* [AVAILABLE DATA]:

________________________________________

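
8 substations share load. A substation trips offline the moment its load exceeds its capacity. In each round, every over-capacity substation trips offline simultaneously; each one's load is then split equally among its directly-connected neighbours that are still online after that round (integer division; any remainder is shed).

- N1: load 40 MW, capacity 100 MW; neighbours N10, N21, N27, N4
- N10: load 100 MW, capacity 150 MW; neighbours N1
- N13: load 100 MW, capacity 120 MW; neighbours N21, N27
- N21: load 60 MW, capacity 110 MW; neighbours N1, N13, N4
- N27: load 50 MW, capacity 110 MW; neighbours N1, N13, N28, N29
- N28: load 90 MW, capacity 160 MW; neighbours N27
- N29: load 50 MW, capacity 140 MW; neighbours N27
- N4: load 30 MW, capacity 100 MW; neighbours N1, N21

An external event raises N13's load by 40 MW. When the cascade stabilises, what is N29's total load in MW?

Round 1 — N13 at 140 > 120. N13 trips offline.
  N13 sheds 140 MW to N21, N27: 70 each.
    N21: 60+70 = 130 > 110
    N27: 50+70 = 120 > 110
Round 2 — N21, N27 trip offline.
  N21 sheds 130 MW to N1, N4: 65 each.
    N1: 40+65 = 105 > 100
    N4: 30+65 = 95 ≤ 100
  N27 sheds 120 MW to N1, N28, N29: 40 each.
    N1: 105+40 = 145 > 100
    N28: 90+40 = 130 ≤ 160
    N29: 50+40 = 90 ≤ 140
Round 3 — N1 trips offline.
  N1 sheds 145 MW to N10, N4: 72 each (1 lost).
    N10: 100+72 = 172 > 150
    N4: 95+72 = 167 > 100
Round 4 — N10, N4 trip offline.
  N10 sheds 172 MW: no online neighbours, lost.
  N4 sheds 167 MW: no online neighbours, lost.
No further trips.

90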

________________________________________

* [ABOUT THIS EXERCISE]: Please return every entry exactly as it appears.

* [ANSWER TO THE EXERCISE]:
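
8 substations share load. A substation trips offline the moment its load exceeds its capacity. In each round, every over-capacity substation trips offline simultaneously; each one's load is then split equally among its directly-connected neighbours that are still online after that round (integer division; any remainder is shed).

- N1: load 40 MW, capacity 100 MW; neighbours N10, N21, N27, N4
- N10: load 100 MW, capacity 150 MW; neighbours N1
- N13: load 100 MW, capacity 120 MW; neighbours N21, N27
- N21: load 60 MW, capacity 110 MW; neighbours N1, N13, N4
- N27: load 50 MW, capacity 110 MW; neighbours N1, N13, N28, N29
- N28: load 90 MW, capacity 160 MW; neighbours N27
- N29: load 50 MW, capacity 140 MW; neighbours N27
- N4: load 30 MW, capacity 100 MW; neighbours N1, N21

An external event raises N13's load by 40 MW. When the cascade stabilises, what is N29's total load in MW?

Round 1 — N13 at 140 > 120. N13 trips offline.
  N13 sheds 140 MW to N21, N27: 70 each.
    N21: 60+70 = 130 > 110
    N27: 50+70 = 120 > 110
Round 2 — N21, N27 trip offline.
  N21 sheds 130 MW to N1, N4: 65 each.
    N1: 40+65 = 105 > 100
    N4: 30+65 = 95 ≤ 100
  N27 sheds 120 MW to N1, N28, N29: 40 each.
    N1: 105+40 = 145 > 100
    N28: 90+40 = 130 ≤ 160
    N29: 50+40 = 90 ≤ 140
Round 3 — N1 trips offline.
  N1 sheds 145 MW to N10, N4: 72 each (1 lost).
    N10: 100+72 = 172 > 150
    N4: 95+72 = 167 > 100
Round 4 — N10, N4 trip offline.
  N10 sheds 172 MW: no online neighbours, lost.
  N4 sheds 167 MW: no online neighbours, lost.
No further trips.

90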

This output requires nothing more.